Work to be completed ▸
When the line with "9 takes C[8]." appears below, start repeating lines exactly, and keep going through the line with "L: [8 5 6 3 8 4 6 3 8]"; add nothing outside that span.

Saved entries
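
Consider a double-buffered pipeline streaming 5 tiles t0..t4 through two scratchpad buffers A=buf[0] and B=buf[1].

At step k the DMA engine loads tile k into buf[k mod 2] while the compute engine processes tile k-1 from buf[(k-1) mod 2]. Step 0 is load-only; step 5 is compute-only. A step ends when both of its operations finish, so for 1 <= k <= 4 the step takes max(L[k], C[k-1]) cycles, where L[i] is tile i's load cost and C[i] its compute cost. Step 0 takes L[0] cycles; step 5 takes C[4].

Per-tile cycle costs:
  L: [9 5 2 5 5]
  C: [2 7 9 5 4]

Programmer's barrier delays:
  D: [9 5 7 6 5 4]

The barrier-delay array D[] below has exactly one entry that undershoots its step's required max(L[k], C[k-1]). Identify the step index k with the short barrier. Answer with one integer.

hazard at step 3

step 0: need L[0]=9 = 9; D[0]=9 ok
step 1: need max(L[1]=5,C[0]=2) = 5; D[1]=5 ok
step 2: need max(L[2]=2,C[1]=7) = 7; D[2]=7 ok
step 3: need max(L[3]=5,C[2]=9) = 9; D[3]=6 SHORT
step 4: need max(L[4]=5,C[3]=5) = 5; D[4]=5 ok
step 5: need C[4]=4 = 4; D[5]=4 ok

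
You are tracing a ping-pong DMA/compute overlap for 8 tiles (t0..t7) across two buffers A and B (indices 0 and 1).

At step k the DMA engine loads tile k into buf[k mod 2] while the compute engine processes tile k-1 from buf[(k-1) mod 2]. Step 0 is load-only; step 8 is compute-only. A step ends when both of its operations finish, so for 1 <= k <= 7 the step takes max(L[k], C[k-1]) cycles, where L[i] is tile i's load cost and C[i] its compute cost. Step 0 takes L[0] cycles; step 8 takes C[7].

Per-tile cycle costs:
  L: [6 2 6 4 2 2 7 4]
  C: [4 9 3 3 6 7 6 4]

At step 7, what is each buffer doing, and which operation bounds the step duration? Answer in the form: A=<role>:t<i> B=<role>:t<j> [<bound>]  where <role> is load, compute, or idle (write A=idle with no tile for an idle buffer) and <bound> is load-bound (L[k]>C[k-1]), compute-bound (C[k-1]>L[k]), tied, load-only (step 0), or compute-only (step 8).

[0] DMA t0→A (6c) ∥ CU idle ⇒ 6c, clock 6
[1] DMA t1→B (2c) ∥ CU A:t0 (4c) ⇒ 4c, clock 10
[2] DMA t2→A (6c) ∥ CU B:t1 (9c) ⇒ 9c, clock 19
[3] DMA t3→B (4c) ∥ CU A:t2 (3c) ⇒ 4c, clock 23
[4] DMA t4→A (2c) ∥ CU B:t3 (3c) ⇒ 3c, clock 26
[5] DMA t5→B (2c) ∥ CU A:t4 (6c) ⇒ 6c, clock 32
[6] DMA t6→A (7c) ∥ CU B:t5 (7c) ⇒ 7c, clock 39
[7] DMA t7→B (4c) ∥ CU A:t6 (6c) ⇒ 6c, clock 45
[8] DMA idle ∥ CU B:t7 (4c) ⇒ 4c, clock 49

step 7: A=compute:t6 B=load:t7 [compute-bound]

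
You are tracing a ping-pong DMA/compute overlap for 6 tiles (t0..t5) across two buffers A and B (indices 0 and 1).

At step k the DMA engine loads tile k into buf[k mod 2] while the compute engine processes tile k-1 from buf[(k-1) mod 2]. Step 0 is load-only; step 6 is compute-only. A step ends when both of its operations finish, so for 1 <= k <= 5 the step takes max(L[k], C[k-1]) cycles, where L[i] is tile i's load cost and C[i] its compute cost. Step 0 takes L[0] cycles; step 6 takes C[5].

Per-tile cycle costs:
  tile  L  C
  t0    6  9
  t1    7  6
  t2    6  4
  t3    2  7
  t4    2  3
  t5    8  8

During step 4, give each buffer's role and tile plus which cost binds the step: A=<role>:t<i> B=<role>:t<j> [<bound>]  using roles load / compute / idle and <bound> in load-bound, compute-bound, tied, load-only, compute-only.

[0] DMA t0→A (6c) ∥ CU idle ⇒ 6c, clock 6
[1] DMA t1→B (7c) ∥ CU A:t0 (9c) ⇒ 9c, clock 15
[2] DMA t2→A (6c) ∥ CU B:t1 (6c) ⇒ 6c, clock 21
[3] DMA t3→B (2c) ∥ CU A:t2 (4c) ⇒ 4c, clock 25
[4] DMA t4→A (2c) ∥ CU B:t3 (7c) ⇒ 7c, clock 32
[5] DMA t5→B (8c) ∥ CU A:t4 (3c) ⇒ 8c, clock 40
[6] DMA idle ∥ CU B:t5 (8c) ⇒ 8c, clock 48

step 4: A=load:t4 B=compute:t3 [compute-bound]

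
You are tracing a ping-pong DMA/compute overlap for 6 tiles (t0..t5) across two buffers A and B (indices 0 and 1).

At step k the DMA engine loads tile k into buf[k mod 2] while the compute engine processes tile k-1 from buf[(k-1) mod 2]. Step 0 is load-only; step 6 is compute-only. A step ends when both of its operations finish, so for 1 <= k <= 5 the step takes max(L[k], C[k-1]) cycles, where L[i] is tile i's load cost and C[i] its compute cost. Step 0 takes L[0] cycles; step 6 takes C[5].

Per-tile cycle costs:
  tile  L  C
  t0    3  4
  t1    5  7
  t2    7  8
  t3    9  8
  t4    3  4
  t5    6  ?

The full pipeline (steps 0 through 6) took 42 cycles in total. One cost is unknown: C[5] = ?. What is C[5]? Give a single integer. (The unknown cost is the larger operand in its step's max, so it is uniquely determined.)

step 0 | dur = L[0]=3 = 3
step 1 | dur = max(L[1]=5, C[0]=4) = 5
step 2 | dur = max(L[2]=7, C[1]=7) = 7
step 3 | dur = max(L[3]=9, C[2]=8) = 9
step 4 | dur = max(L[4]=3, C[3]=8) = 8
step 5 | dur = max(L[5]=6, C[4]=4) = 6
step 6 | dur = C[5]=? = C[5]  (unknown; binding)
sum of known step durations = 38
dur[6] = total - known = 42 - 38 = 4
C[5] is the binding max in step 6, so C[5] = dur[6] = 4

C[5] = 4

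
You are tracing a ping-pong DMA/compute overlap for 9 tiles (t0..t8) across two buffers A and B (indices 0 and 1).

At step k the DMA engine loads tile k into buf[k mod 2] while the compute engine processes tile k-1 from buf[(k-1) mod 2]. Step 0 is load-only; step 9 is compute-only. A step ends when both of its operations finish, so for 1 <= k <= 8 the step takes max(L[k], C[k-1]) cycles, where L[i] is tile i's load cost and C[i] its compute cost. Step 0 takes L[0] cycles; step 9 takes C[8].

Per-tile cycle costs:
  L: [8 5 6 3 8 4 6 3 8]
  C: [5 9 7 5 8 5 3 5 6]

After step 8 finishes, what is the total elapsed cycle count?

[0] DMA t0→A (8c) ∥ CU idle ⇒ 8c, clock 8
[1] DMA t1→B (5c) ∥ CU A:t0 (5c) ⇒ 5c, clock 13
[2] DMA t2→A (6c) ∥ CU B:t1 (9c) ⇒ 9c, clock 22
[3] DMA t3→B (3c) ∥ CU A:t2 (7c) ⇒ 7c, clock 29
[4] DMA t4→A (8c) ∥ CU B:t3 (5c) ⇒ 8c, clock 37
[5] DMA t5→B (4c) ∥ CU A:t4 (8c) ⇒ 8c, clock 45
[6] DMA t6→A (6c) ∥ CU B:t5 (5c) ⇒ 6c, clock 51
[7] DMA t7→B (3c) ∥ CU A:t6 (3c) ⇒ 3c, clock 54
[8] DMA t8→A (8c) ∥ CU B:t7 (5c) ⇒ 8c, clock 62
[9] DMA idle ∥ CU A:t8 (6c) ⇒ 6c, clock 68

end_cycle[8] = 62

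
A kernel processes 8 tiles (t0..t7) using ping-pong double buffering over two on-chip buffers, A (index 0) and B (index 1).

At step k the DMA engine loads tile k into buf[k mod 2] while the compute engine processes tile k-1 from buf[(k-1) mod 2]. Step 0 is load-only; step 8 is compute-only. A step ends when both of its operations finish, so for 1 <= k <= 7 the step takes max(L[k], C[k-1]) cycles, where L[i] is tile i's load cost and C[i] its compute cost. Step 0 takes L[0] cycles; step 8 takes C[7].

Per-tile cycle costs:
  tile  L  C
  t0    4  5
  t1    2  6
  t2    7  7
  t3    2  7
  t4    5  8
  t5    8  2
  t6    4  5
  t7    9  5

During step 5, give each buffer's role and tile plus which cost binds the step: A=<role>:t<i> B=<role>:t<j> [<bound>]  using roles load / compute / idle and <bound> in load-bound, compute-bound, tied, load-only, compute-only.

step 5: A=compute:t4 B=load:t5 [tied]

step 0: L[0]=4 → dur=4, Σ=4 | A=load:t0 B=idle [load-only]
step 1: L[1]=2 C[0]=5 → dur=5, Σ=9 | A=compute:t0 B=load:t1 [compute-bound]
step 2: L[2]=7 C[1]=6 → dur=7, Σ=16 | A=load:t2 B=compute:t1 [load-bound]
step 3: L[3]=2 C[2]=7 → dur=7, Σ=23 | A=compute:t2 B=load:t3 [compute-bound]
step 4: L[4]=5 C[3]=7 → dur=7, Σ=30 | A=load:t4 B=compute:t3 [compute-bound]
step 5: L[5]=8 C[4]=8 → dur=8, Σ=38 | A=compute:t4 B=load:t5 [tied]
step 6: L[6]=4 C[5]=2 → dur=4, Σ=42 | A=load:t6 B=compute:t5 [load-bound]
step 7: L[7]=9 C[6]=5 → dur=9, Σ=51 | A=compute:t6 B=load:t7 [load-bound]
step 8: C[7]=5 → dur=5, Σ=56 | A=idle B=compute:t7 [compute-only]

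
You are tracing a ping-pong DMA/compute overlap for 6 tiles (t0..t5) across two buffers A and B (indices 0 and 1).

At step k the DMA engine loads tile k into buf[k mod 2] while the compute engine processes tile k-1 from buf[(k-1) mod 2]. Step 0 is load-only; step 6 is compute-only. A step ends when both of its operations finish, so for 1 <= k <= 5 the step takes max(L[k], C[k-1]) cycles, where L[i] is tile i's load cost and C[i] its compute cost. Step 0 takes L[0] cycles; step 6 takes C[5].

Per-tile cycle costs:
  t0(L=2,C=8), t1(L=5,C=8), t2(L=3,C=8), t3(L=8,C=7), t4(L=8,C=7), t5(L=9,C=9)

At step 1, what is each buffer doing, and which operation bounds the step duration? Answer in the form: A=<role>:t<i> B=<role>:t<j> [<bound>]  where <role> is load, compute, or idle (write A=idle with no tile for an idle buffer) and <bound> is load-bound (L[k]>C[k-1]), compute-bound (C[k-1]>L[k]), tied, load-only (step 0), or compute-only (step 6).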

Result below ▸
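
At step k the DMA engine loads tile k into buf[k mod 2] while the compute engine processes tile k-1 from buf[(k-1) mod 2]. Step 0 is load-only; step 9 is compute-only. A step ends when both of its operations finish, so for 1 <= k <= 8 the step takes max(L[k], C[k-1]) cycles, where L[i] is tile i's load cost and C[i] its compute cost. Step 0 takes L[0] cycles; step 9 takes C[8].

Per-tile cycle costs:
  L: [8 5 6 3 8 4 6 3 8]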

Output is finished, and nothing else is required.